__Information__:
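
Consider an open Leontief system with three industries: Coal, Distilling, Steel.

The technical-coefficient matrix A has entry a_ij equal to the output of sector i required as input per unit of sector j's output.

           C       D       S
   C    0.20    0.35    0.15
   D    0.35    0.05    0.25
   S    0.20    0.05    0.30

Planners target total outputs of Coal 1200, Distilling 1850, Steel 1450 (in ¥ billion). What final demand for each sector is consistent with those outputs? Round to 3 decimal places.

d_C = 95.000, d_D = 975.000, d_S = 682.500

I − A =
  [   0.80    -0.35    -0.15]
  [  -0.35     0.95    -0.25]
  [  -0.20    -0.05     0.70]
d = (I − A) x:
  d_C = (+0.80)·1200 + (-0.35)·1850 + (-0.15)·1450 = 95.000
  d_D = (-0.35)·1200 + (+0.95)·1850 + (-0.25)·1450 = 975.000
  d_S = (-0.20)·1200 + (-0.05)·1850 + (+0.70)·1450 = 682.500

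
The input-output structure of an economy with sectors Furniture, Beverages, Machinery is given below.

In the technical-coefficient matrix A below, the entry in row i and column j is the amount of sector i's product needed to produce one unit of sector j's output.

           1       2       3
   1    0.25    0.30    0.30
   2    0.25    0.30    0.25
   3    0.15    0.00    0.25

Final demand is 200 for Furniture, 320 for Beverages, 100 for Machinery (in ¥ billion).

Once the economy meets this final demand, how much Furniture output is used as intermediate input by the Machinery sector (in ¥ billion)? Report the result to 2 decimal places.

z_13 = 81.83

I − A =
  [   0.75    -0.30    -0.30]
  [  -0.25     0.70    -0.25]
  [  -0.15     0.00     0.75]
Cofactors of I−A, C_ij = (−1)^(i+j)·(minor ij) (rows/columns in the sector order above):
  C_11 = (0.70)(0.75) − (-0.25)(0.00) = 0.5250
  C_12 = −[(-0.25)(0.75) − (-0.25)(-0.15)] = 0.2250
  C_13 = (-0.25)(0.00) − (0.70)(-0.15) = 0.1050
  C_21 = −[(-0.30)(0.75) − (-0.30)(0.00)] = 0.2250
  C_22 = (0.75)(0.75) − (-0.30)(-0.15) = 0.5175
  C_23 = −[(0.75)(0.00) − (-0.30)(-0.15)] = 0.0450
  C_31 = (-0.30)(-0.25) − (-0.30)(0.70) = 0.2850
  C_32 = −[(0.75)(-0.25) − (-0.30)(-0.25)] = 0.2625
  C_33 = (0.75)(0.70) − (-0.30)(-0.25) = 0.4500
det(I−A) = Σ_j (I−A)_1j·C_1j = (0.75)(0.5250) + (-0.30)(0.2250) + (-0.30)(0.1050) = 0.29475
adj(I−A) = Cᵀ =
  [ 0.5250   0.2250   0.2850]
  [ 0.2250   0.5175   0.2625]
  [ 0.1050   0.0450   0.4500]
(I − A)⁻¹ = adj(I−A) / det(I−A) ≈
  [   1.7812     0.7634     0.9669]
  [   0.7634     1.7557     0.8906]
  [   0.3562     0.1527     1.5267]
First solve x = (I − A)⁻¹ d = adj(I−A)·d / det(I−A); in particular x_3 = (0.1050·200 + 0.0450·320 + 0.4500·100) / 0.29475 = 80.40 / 0.29475 ≈ 272.7735.
Intermediate flow from 1 to 3: z_13 = a_13 · x_3 = 0.30 × 80.40 / 0.29475 = 24.12 / 0.29475 ≈ 81.83.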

__Assignment__: When you copy the material, keep every line exactly as it stands.

__Answer below__:
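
Consider an open Leontief system with three industries: Coal, Distilling, Steel.

The technical-coefficient matrix A has entry a_ij equal to the output of sector i required as input per unit of sector j's output.

           C       D       S
   C    0.20    0.35    0.15
   D    0.35    0.05    0.25
   S    0.20    0.05    0.30

Planners target total outputs of Coal 1200, Distilling 1850, Steel 1450 (in ¥ billion). What final demand for each sector is consistent with those outputs? Round to 3 decimal places.

d_C = 95.000, d_D = 975.000, d_S = 682.500

I − A =
  [   0.80    -0.35    -0.15]
  [  -0.35     0.95    -0.25]
  [  -0.20    -0.05     0.70]
d = (I − A) x:
  d_C = (+0.80)·1200 + (-0.35)·1850 + (-0.15)·1450 = 95.000
  d_D = (-0.35)·1200 + (+0.95)·1850 + (-0.25)·1450 = 975.000
  d_S = (-0.20)·1200 + (-0.05)·1850 + (+0.70)·1450 = 682.500

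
The input-output structure of an economy with sectors Furniture, Beverages, Machinery is given below.

In the technical-coefficient matrix A below, the entry in row i and column j is the amount of sector i's product needed to produce one unit of sector j's output.

           1       2       3
   1    0.25    0.30    0.30
   2    0.25    0.30    0.25
   3    0.15    0.00    0.25

Final demand is 200 for Furniture, 320 for Beverages, 100 for Machinery (in ¥ billion).

Once the economy meets this final demand, how much Furniture output is used as intermediate input by the Machinery sector (in ¥ billion)? Report the result to 2 decimal places.

z_13 = 81.83

I − A =
  [   0.75    -0.30    -0.30]
  [  -0.25     0.70    -0.25]
  [  -0.15     0.00     0.75]
Cofactors of I−A, C_ij = (−1)^(i+j)·(minor ij) (rows/columns in the sector order above):
  C_11 = (0.70)(0.75) − (-0.25)(0.00) = 0.5250
  C_12 = −[(-0.25)(0.75) − (-0.25)(-0.15)] = 0.2250
  C_13 = (-0.25)(0.00) − (0.70)(-0.15) = 0.1050
  C_21 = −[(-0.30)(0.75) − (-0.30)(0.00)] = 0.2250
  C_22 = (0.75)(0.75) − (-0.30)(-0.15) = 0.5175
  C_23 = −[(0.75)(0.00) − (-0.30)(-0.15)] = 0.0450
  C_31 = (-0.30)(-0.25) − (-0.30)(0.70) = 0.2850
  C_32 = −[(0.75)(-0.25) − (-0.30)(-0.25)] = 0.2625
  C_33 = (0.75)(0.70) − (-0.30)(-0.25) = 0.4500
det(I−A) = Σ_j (I−A)_1j·C_1j = (0.75)(0.5250) + (-0.30)(0.2250) + (-0.30)(0.1050) = 0.29475
adj(I−A) = Cᵀ =
  [ 0.5250   0.2250   0.2850]
  [ 0.2250   0.5175   0.2625]
  [ 0.1050   0.0450   0.4500]
(I − A)⁻¹ = adj(I−A) / det(I−A) ≈
  [   1.7812     0.7634     0.9669]
  [   0.7634     1.7557     0.8906]
  [   0.3562     0.1527     1.5267]
First solve x = (I − A)⁻¹ d = adj(I−A)·d / det(I−A); in particular x_3 = (0.1050·200 + 0.0450·320 + 0.4500·100) / 0.29475 = 80.40 / 0.29475 ≈ 272.7735.
Intermediate flow from 1 to 3: z_13 = a_13 · x_3 = 0.30 × 80.40 / 0.29475 = 24.12 / 0.29475 ≈ 81.83.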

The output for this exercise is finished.